Find the line containing "E) a test-batch rye" in the entries below. Restate it and each line after it, word for word, up to and including the line containing "G) xanthan spread".

----

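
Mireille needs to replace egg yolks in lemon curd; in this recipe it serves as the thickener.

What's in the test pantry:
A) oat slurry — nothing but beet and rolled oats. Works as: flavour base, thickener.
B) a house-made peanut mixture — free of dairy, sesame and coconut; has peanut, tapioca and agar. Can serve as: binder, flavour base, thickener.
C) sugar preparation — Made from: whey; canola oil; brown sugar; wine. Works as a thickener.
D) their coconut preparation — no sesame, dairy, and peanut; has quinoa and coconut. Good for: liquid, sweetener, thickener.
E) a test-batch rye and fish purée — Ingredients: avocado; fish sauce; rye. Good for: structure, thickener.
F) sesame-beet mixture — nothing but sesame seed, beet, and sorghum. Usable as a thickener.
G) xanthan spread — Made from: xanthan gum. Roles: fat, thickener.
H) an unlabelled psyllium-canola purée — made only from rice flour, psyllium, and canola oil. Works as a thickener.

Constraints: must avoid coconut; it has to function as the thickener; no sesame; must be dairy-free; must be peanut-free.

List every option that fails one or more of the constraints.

A: works as a thickener, no coconut, no peanut — keep
B: has peanut, so not peanut-free — reject
C: has whey, so not dairy-free — no
D: has coconut, so not coconut-free — reject
E: works as a thickener, no peanut, no sesame — OK
F: has sesame seed, so not sesame-free — out
G: works as a thickener, no dairy, no coconut — OK
H: only rice flour, canola oil, and psyllium; none excluded — valid

B, C, D, F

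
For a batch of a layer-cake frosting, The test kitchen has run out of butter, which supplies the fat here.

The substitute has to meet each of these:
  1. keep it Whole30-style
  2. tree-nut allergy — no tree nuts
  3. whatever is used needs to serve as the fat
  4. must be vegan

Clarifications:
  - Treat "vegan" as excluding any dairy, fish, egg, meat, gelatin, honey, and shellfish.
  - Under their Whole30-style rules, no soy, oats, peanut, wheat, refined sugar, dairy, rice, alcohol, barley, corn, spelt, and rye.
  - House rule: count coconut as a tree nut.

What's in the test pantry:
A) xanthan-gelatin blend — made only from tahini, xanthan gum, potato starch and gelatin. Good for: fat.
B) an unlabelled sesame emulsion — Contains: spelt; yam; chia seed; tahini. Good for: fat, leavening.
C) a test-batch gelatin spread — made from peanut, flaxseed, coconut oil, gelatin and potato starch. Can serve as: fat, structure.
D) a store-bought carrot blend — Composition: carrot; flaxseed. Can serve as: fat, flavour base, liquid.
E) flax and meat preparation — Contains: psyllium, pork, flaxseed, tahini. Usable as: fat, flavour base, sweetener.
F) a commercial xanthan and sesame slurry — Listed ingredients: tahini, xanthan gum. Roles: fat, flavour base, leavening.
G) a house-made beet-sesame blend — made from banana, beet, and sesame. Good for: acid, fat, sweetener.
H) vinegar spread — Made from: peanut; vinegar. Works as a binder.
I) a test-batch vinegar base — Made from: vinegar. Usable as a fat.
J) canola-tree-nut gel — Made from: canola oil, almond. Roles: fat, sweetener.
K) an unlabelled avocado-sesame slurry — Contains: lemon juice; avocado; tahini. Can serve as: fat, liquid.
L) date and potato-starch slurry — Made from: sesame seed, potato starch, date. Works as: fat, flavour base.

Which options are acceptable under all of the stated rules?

D, F, G, I, K, L

A: has gelatin, so not vegan — no
B: has spelt, so not Whole30-style — no
C: has gelatin, so not vegan; has peanut, so not Whole30-style (and 1 more) — no
D: nothing on the exclusion list — valid
E: has pork, so not vegan — out
F: only tahini and xanthan gum; none excluded — OK
G: only sesame, beet, and banana; none excluded — valid
H: not usable as a fat; has peanut, so not Whole30-style — no
I: only vinegar; none excluded — valid
J: has almond, so not tree-nut-free — reject
K: works as a fat, Whole30-style, vegan — OK
L: every rule checks out — keep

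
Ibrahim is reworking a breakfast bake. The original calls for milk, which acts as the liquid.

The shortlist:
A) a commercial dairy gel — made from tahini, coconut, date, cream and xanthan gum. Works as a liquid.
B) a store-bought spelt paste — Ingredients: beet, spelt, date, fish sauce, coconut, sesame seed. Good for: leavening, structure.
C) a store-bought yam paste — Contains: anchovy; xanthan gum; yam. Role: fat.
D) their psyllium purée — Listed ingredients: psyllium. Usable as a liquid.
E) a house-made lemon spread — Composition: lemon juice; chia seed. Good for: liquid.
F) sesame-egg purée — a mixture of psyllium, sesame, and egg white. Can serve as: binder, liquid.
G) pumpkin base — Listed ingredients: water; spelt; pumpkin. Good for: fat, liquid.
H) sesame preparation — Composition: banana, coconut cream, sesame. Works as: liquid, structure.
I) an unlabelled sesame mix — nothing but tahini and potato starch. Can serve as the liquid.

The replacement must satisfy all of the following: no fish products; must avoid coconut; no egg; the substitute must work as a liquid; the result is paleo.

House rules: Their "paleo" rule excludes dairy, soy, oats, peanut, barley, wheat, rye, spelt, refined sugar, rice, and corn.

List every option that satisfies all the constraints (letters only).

D, E, I

A: has cream, so not paleo; has coconut, so not coconut-free — out
B: not usable as a liquid; has spelt, so not paleo (and 2 more) — no
C: not usable as a liquid; has anchovy, so not fish-free — no
D: no fish, no coconut — valid
E: all constraints satisfied — OK
F: has egg white, so not egg-free — no
G: has spelt, so not paleo — reject
H: has coconut cream, so not coconut-free — no
I: only tahini and potato starch; none excluded — OK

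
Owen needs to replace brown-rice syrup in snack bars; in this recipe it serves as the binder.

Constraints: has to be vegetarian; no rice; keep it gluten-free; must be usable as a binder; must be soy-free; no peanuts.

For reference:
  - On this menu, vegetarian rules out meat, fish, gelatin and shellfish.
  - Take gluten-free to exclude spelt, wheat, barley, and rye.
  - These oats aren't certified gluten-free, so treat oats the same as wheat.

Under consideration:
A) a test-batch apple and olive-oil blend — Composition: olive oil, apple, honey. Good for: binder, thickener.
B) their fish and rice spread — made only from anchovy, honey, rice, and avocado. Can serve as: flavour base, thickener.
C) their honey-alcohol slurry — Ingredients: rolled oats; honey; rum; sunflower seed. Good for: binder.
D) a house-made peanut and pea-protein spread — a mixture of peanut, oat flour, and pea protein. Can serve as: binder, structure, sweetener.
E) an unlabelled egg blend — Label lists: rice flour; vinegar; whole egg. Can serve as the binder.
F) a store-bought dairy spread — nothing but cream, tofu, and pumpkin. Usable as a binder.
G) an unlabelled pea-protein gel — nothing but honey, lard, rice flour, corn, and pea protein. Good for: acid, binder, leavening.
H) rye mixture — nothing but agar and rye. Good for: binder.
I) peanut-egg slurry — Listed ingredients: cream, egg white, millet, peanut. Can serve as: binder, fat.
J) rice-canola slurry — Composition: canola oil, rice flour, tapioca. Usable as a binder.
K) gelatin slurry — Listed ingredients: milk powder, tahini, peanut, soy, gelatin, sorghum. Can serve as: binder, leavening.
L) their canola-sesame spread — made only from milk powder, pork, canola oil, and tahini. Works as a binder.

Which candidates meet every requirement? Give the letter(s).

A

A: gluten-free, no peanut — valid
B: not usable as a binder; has anchovy, so not vegetarian (and 1 more) — out
C: has rolled oats, so not gluten-free — out
D: has oat flour, so not gluten-free; has peanut, so not peanut-free — no
E: has rice flour, so not rice-free — reject
F: has tofu, so not soy-free — out
G: has lard, so not vegetarian; has rice flour, so not rice-free — out
H: has rye, so not gluten-free — no
I: has peanut, so not peanut-free — no
J: has rice flour, so not rice-free — no
K: has gelatin, so not vegetarian; has peanut, so not peanut-free (and 1 more) — out
L: has pork, so not vegetarian — out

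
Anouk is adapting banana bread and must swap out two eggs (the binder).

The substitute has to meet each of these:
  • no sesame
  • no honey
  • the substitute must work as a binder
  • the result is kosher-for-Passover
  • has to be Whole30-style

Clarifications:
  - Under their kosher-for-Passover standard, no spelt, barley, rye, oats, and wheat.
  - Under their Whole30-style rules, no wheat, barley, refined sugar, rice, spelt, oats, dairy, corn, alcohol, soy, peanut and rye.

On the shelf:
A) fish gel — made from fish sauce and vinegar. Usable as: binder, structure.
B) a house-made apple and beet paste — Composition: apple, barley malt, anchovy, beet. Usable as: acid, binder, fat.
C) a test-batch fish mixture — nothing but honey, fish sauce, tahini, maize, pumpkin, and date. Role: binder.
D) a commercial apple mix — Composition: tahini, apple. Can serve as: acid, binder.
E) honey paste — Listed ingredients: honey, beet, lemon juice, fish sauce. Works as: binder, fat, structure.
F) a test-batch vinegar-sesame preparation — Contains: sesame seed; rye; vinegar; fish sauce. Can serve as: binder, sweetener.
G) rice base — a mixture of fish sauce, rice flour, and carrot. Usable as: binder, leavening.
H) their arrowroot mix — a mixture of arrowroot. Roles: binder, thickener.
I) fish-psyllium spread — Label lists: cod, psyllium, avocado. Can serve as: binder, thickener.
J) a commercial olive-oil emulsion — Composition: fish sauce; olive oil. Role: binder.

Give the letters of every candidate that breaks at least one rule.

B, C, D, E, F, G

A: works as a binder, kosher-for-Passover, Whole30-style — OK
B: has barley malt, so not kosher-for-Passover; has barley malt, so not Whole30-style — reject
C: has maize, so not Whole30-style; has tahini, so not sesame-free (and 1 more) — reject
D: has tahini, so not sesame-free — reject
E: has honey, so not honey-free — out
F: has rye, so not kosher-for-Passover; has rye, so not Whole30-style (and 1 more) — reject
G: has rice flour, so not Whole30-style — out
H: only arrowroot; none excluded — valid
I: nothing on the exclusion list — valid
J: only fish sauce and olive oil; none excluded — keep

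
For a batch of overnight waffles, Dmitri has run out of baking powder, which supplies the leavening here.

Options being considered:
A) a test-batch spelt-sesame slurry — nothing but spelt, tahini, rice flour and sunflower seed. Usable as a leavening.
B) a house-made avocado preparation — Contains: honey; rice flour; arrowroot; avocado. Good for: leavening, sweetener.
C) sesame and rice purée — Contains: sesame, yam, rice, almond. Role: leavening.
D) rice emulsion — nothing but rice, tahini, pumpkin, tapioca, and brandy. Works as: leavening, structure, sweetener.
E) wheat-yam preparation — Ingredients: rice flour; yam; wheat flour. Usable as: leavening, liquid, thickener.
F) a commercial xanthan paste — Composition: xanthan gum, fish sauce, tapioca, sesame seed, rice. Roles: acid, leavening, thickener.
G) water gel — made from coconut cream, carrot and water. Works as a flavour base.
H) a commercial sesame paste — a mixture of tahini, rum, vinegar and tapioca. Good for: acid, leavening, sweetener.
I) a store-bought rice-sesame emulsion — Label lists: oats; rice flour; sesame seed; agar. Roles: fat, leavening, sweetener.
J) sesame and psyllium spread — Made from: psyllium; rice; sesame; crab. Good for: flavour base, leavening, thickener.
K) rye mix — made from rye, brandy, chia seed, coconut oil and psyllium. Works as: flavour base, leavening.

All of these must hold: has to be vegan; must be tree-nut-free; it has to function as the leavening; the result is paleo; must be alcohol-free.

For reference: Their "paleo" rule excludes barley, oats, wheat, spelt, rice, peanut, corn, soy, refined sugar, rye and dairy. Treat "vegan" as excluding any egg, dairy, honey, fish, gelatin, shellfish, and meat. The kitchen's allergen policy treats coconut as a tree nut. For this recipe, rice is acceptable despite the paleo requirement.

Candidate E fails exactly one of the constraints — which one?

paleo

usable as a leavening: satisfied
paleo: has wheat flour — fails
vegan: satisfied
tree-nut-free: satisfied
alcohol-free: satisfied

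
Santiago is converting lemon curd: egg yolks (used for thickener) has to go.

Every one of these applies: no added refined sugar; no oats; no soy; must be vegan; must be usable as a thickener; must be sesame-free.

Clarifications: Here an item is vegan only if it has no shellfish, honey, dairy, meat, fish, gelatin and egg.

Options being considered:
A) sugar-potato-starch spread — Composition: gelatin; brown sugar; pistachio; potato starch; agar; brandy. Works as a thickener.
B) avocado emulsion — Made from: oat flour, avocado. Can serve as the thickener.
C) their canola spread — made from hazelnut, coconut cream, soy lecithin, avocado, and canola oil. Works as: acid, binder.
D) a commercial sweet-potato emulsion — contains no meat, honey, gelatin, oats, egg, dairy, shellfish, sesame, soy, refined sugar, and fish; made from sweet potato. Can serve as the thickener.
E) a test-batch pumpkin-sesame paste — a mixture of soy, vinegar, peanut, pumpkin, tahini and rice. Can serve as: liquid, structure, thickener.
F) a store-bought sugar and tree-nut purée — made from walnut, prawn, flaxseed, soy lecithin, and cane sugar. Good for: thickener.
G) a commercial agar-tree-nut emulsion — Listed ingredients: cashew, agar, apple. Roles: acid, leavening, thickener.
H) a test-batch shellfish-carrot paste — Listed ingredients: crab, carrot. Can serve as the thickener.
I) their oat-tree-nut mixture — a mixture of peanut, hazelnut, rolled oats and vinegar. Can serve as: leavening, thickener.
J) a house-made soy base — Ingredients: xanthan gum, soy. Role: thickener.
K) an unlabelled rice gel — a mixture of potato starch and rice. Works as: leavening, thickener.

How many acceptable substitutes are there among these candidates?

3

A: has gelatin, so not vegan; has brown sugar, so not no-added-sugar — out
B: has oat flour, so not oat-free — reject
C: not usable as a thickener; has soy lecithin, so not soy-free — no
D: every rule checks out — OK
E: has soy, so not soy-free; has tahini, so not sesame-free — no
F: has prawn, so not vegan; has soy lecithin, so not soy-free (and 1 more) — reject
G: only cashew, apple and agar; none excluded — keep
H: has crab, so not vegan — reject
I: has rolled oats, so not oat-free — reject
J: has soy, so not soy-free — out
K: no oats, no soy — OK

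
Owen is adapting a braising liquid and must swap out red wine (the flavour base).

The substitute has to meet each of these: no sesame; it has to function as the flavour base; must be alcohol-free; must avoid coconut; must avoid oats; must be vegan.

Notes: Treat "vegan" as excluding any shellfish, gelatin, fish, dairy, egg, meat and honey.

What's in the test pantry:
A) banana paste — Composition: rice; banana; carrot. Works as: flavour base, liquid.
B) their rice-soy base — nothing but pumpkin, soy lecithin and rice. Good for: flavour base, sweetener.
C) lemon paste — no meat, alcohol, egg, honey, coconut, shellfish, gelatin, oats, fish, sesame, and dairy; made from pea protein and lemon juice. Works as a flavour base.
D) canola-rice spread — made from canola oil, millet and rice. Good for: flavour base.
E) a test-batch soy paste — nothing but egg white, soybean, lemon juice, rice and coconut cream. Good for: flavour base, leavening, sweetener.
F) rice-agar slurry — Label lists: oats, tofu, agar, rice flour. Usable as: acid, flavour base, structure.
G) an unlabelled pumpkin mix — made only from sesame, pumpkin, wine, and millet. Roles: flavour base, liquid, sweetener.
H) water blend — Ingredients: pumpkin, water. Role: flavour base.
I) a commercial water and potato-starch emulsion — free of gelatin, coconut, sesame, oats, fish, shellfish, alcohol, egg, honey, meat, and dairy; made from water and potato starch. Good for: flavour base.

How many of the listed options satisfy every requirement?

A: only rice, carrot, and banana; none excluded — keep
B: works as a flavour base, no oats, no sesame — OK
C: no sesame, no coconut — valid
D: every rule checks out — valid
E: has egg white, so not vegan; has coconut cream, so not coconut-free — reject
F: has oats, so not oat-free — no
G: has sesame, so not sesame-free; has wine, so not alcohol-free — no
H: only pumpkin and water; none excluded — valid
I: nothing on the exclusion list — valid

6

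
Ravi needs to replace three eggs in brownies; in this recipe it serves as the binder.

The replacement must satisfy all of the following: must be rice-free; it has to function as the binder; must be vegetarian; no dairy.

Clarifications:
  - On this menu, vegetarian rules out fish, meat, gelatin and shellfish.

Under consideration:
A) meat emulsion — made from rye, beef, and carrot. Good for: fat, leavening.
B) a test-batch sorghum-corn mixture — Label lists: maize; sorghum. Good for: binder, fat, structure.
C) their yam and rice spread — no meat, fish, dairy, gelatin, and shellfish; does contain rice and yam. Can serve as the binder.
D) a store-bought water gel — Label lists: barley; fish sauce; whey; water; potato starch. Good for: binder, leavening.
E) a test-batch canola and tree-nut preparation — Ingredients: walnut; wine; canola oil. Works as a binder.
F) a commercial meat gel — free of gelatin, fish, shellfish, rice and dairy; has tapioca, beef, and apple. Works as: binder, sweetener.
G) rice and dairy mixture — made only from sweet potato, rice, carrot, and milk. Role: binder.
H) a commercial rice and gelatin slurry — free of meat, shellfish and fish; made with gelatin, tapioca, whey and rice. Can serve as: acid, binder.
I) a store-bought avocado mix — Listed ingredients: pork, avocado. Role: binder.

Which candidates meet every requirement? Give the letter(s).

A: not usable as a binder; has beef, so not vegetarian — reject
B: works as a binder, no dairy, vegetarian — OK
C: has rice, so not rice-free — no
D: has fish sauce, so not vegetarian; has whey, so not dairy-free — out
E: every rule checks out — OK
F: has beef, so not vegetarian — out
G: has rice, so not rice-free; has milk, so not dairy-free — no
H: has gelatin, so not vegetarian; has rice, so not rice-free (and 1 more) — reject
I: has pork, so not vegetarian — out

B, E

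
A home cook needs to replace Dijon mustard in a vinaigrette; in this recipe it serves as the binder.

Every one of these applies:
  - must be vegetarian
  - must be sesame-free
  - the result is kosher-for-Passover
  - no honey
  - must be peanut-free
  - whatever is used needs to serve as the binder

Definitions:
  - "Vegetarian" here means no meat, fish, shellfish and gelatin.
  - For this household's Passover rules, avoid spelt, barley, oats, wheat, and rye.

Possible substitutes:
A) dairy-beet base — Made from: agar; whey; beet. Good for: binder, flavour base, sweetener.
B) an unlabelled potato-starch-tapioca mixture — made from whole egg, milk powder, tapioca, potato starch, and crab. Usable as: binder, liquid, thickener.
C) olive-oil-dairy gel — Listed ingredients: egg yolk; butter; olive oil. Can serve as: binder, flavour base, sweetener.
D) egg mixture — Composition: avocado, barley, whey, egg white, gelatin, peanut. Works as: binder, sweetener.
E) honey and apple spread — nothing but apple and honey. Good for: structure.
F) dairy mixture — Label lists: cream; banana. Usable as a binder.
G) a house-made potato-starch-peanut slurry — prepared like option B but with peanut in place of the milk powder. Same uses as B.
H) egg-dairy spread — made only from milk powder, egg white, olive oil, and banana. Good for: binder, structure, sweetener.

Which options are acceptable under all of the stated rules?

A, C, F, H

A: nothing on the exclusion list — keep
B: has crab, so not vegetarian — out
C: only butter, egg yolk and olive oil; none excluded — keep
D: has gelatin, so not vegetarian; has barley, so not kosher-for-Passover (and 1 more) — reject
E: not usable as a binder; has honey, so not honey-free — out
F: only cream and banana; none excluded — valid
G: has crab, so not vegetarian; has peanut, so not peanut-free — reject
H: kosher-for-Passover, no sesame — OK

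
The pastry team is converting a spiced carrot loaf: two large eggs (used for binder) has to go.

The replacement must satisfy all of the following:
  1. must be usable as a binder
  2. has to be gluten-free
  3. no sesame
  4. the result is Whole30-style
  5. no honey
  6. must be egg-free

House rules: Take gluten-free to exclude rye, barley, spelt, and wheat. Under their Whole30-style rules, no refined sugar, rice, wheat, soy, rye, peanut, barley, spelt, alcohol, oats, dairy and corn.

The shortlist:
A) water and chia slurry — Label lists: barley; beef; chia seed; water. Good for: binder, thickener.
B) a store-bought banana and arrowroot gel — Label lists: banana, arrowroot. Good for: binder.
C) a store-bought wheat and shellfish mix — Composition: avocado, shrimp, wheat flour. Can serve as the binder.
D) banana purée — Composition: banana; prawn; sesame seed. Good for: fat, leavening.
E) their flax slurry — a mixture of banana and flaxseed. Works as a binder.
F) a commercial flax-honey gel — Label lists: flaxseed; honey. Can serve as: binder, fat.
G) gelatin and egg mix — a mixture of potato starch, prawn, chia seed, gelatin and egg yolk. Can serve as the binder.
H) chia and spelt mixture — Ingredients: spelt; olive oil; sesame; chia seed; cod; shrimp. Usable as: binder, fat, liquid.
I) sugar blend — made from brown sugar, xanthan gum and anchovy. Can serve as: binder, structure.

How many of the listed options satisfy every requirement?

2

A: has barley, so not gluten-free; has barley, so not Whole30-style — no
B: only arrowroot and banana; none excluded — OK
C: has wheat flour, so not gluten-free; has wheat flour, so not Whole30-style — reject
D: not usable as a binder; has sesame seed, so not sesame-free — no
E: only banana and flaxseed; none excluded — OK
F: has honey, so not honey-free — no
G: has egg yolk, so not egg-free — reject
H: has spelt, so not gluten-free; has spelt, so not Whole30-style (and 1 more) — no
I: has brown sugar, so not Whole30-style — out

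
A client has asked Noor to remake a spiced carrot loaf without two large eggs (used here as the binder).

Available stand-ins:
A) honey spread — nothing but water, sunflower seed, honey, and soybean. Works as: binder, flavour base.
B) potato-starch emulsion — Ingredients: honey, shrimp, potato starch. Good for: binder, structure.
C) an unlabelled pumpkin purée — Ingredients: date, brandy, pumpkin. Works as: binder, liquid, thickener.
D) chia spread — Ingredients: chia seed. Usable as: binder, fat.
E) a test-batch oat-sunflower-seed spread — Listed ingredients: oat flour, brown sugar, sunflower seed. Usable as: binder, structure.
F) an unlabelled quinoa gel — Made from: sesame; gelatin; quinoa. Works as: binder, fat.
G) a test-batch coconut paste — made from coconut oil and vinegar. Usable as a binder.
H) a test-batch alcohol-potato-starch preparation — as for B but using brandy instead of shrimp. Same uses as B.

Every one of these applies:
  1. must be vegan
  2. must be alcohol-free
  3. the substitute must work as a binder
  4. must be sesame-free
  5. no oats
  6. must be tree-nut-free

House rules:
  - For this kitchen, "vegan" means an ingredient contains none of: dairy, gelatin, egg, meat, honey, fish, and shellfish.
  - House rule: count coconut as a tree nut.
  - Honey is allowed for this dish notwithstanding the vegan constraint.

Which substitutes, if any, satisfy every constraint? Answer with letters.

A, D

A: honey is permitted under the vegan carve-out; nothing else excluded — OK
B: has shrimp, so not vegan — out
C: has brandy, so not alcohol-free — out
D: only chia seed; none excluded — OK
E: has oat flour, so not oat-free — out
F: has gelatin, so not vegan; has sesame, so not sesame-free — out
G: has coconut oil, so not tree-nut-free — no
H: has brandy, so not alcohol-free — no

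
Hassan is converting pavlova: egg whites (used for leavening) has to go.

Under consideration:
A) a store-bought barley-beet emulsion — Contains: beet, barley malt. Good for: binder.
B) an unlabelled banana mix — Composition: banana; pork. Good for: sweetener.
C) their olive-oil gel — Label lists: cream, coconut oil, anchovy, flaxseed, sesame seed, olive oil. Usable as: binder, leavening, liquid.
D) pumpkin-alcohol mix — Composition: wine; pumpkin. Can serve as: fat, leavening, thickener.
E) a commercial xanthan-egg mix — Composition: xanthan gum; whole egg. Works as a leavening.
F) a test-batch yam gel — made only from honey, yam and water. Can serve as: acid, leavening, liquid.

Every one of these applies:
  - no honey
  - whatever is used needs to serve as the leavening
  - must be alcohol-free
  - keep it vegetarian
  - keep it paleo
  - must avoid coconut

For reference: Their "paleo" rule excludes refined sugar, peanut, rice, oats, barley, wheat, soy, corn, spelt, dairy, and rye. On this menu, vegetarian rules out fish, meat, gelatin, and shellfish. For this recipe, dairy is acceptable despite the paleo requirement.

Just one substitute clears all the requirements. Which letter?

A: not usable as a leavening; has barley malt, so not paleo — out
B: not usable as a leavening; has pork, so not vegetarian — out
C: has anchovy, so not vegetarian; has coconut oil, so not coconut-free — no
D: has wine, so not alcohol-free — reject
E: works as a leavening, vegetarian, no honey — valid
F: has honey, so not honey-free — reject

E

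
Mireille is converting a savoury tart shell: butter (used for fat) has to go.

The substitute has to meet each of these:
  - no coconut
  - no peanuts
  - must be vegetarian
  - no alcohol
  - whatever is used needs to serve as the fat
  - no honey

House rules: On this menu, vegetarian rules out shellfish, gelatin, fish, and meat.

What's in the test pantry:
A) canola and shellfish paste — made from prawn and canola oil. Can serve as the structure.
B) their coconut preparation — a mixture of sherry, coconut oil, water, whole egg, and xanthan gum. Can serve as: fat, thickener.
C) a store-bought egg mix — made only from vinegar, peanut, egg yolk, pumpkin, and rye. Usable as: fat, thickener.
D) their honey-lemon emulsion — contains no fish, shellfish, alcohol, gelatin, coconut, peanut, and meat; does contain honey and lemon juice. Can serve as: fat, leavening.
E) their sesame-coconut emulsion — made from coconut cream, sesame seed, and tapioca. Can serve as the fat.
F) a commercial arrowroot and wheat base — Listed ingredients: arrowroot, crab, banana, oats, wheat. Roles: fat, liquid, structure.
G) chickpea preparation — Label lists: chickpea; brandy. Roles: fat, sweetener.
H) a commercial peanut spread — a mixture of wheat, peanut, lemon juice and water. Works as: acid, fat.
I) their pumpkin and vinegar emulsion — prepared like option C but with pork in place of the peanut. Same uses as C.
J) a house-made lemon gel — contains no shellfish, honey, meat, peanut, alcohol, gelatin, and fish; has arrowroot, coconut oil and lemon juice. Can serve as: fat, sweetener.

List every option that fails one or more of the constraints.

A, B, C, D, E, F, G, H, I, J

A: not usable as a fat; has prawn, so not vegetarian — reject
B: has sherry, so not alcohol-free; has coconut oil, so not coconut-free — out
C: has peanut, so not peanut-free — no
D: has honey, so not honey-free — out
E: has coconut cream, so not coconut-free — reject
F: has crab, so not vegetarian — out
G: has brandy, so not alcohol-free — no
H: has peanut, so not peanut-free — reject
I: has pork, so not vegetarian — out
J: has coconut oil, so not coconut-free — no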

----

» **Answer box**:
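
E) a test-batch rye and fish purée — Ingredients: avocado; fish sauce; rye. Good for: structure, thickener.
F) sesame-beet mixture — nothing but sesame seed, beet, and sorghum. Usable as a thickener.
G) xanthan spread — Made from: xanthan gum. Roles: fat, thickener.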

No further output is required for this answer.